Work request: Return every record exactly as it appears. Leave nothing out.

Excerpted data:
○ ○ ○
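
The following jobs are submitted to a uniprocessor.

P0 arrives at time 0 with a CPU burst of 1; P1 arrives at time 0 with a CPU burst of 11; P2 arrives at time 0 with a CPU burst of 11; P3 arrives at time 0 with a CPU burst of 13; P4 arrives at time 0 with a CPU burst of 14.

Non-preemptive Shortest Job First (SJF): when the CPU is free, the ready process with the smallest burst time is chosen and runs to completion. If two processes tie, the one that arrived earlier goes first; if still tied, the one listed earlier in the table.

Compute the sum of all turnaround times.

Timeline: | P0 0-1 | P1 1-12 | P2 12-23 | P3 23-36 | P4 36-50 |
Completion: P0=1  P1=12  P2=23  P3=36  P4=50
Turnaround (C−A): P0=1  P1=12  P2=23  P3=36  P4=50
Turnaround = completion − arrival: P0=1, P1=12, P2=23, P3=36, P4=50
Total turnaround = 1 + 12 + 23 + 36 + 50 = 122

122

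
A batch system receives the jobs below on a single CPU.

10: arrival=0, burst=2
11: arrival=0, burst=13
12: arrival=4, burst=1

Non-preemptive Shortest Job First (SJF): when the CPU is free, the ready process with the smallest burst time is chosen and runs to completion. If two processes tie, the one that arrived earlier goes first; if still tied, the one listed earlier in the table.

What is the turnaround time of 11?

15

Schedule: | 10 0-2 | 11 2-15 | 12 15-16 |
Completion: 10=2  11=15  12=16
Turnaround(11) = completion − arrival = 15 − 0 = 15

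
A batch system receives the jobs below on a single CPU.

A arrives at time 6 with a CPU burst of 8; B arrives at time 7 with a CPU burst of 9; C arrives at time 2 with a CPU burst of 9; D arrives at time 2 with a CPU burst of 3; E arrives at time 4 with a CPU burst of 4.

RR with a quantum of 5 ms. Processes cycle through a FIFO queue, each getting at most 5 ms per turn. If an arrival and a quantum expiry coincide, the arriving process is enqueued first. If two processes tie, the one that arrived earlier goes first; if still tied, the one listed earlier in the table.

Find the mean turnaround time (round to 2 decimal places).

19.40

Timeline: | idle 0-2 | C 2-7 | D 7-10 | E 10-14 | A 14-19 | B 19-24 | C 24-28 | A 28-31 | B 31-35 |
Completion: A=31  B=35  C=28  D=10  E=14
Turnaround times: A=25, B=28, C=26, D=8, E=10
Average turnaround = (25+28+26+8+10) / 5 = 97/5 = 19.40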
○ ○ ○
Task answer:
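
The following jobs are submitted to a uniprocessor.

P0 arrives at time 0 with a CPU burst of 1; P1 arrives at time 0 with a CPU burst of 11; P2 arrives at time 0 with a CPU burst of 11; P3 arrives at time 0 with a CPU burst of 13; P4 arrives at time 0 with a CPU burst of 14.

Non-preemptive Shortest Job First (SJF): when the CPU is free, the ready process with the smallest burst time is chosen and runs to completion. If two processes tie, the one that arrived earlier goes first; if still tied, the one listed earlier in the table.

Compute the sum of all turnaround times.

Timeline: | P0 0-1 | P1 1-12 | P2 12-23 | P3 23-36 | P4 36-50 |
Completion: P0=1  P1=12  P2=23  P3=36  P4=50
Turnaround (C−A): P0=1  P1=12  P2=23  P3=36  P4=50
Turnaround = completion − arrival: P0=1, P1=12, P2=23, P3=36, P4=50
Total turnaround = 1 + 12 + 23 + 36 + 50 = 122

122

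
A batch system receives the jobs below on a single CPU.

10: arrival=0, burst=2
11: arrival=0, burst=13
12: arrival=4, burst=1

Non-preemptive Shortest Job First (SJF): when the CPU is free, the ready process with the smallest burst time is chosen and runs to completion. If two processes tie, the one that arrived earlier goes first; if still tied, the one listed earlier in the table.

What is the turnaround time of 11?

15

Schedule: | 10 0-2 | 11 2-15 | 12 15-16 |
Completion: 10=2  11=15  12=16
Turnaround(11) = completion − arrival = 15 − 0 = 15

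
A batch system receives the jobs below on a single CPU.

A arrives at time 6 with a CPU burst of 8; B arrives at time 7 with a CPU burst of 9; C arrives at time 2 with a CPU burst of 9; D arrives at time 2 with a CPU burst of 3; E arrives at time 4 with a CPU burst of 4.

RR with a quantum of 5 ms. Processes cycle through a FIFO queue, each getting at most 5 ms per turn. If an arrival and a quantum expiry coincide, the arriving process is enqueued first. If two processes tie, the one that arrived earlier goes first; if still tied, the one listed earlier in the table.

Find the mean turnaround time (round to 2 decimal places).

19.40

Timeline: | idle 0-2 | C 2-7 | D 7-10 | E 10-14 | A 14-19 | B 19-24 | C 24-28 | A 28-31 | B 31-35 |
Completion: A=31  B=35  C=28  D=10  E=14
Turnaround times: A=25, B=28, C=26, D=8, E=10
Average turnaround = (25+28+26+8+10) / 5 = 97/5 = 19.40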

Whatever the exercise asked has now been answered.